[Stored data]
====

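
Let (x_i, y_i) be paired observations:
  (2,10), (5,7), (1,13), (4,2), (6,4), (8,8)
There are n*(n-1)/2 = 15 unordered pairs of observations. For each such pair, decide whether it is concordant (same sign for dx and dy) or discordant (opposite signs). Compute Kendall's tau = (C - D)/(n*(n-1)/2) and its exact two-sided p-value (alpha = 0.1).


Step 1: Enumerate the 15 unordered pairs (i,j) with i<j and classify each by sign(x_j-x_i) * sign(y_j-y_i).
  (1,2):dx=+3,dy=-3->D; (1,3):dx=-1,dy=+3->D; (1,4):dx=+2,dy=-8->D; (1,5):dx=+4,dy=-6->D
  (1,6):dx=+6,dy=-2->D; (2,3):dx=-4,dy=+6->D; (2,4):dx=-1,dy=-5->C; (2,5):dx=+1,dy=-3->D
  (2,6):dx=+3,dy=+1->C; (3,4):dx=+3,dy=-11->D; (3,5):dx=+5,dy=-9->D; (3,6):dx=+7,dy=-5->D
  (4,5):dx=+2,dy=+2->C; (4,6):dx=+4,dy=+6->C; (5,6):dx=+2,dy=+4->C
Step 2: C = 5, D = 10, total pairs = 15.
Step 3: tau = (C - D)/(n(n-1)/2) = (5 - 10)/15 = -0.333333.
Step 4: Exact two-sided p-value (enumerate n! = 720 permutations of y under H0): p = 0.469444.
Step 5: alpha = 0.1. fail to reject H0.

tau_b = -0.3333 (C=5, D=10), p = 0.469444, fail to reject H0.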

====

Instructions to follow
The full set of records is to be written out once more, word for word.

Response to this task
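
Let (x_i, y_i) be paired observations:
  (2,10), (5,7), (1,13), (4,2), (6,4), (8,8)
There are n*(n-1)/2 = 15 unordered pairs of observations. For each such pair, decide whether it is concordant (same sign for dx and dy) or discordant (opposite signs). Compute Kendall's tau = (C - D)/(n*(n-1)/2) and its exact two-sided p-value (alpha = 0.1).


Step 1: Enumerate the 15 unordered pairs (i,j) with i<j and classify each by sign(x_j-x_i) * sign(y_j-y_i).
  (1,2):dx=+3,dy=-3->D; (1,3):dx=-1,dy=+3->D; (1,4):dx=+2,dy=-8->D; (1,5):dx=+4,dy=-6->D
  (1,6):dx=+6,dy=-2->D; (2,3):dx=-4,dy=+6->D; (2,4):dx=-1,dy=-5->C; (2,5):dx=+1,dy=-3->D
  (2,6):dx=+3,dy=+1->C; (3,4):dx=+3,dy=-11->D; (3,5):dx=+5,dy=-9->D; (3,6):dx=+7,dy=-5->D
  (4,5):dx=+2,dy=+2->C; (4,6):dx=+4,dy=+6->C; (5,6):dx=+2,dy=+4->C
Step 2: C = 5, D = 10, total pairs = 15.
Step 3: tau = (C - D)/(n(n-1)/2) = (5 - 10)/15 = -0.333333.
Step 4: Exact two-sided p-value (enumerate n! = 720 permutations of y under H0): p = 0.469444.
Step 5: alpha = 0.1. fail to reject H0.

tau_b = -0.3333 (C=5, D=10), p = 0.469444, fail to reject H0.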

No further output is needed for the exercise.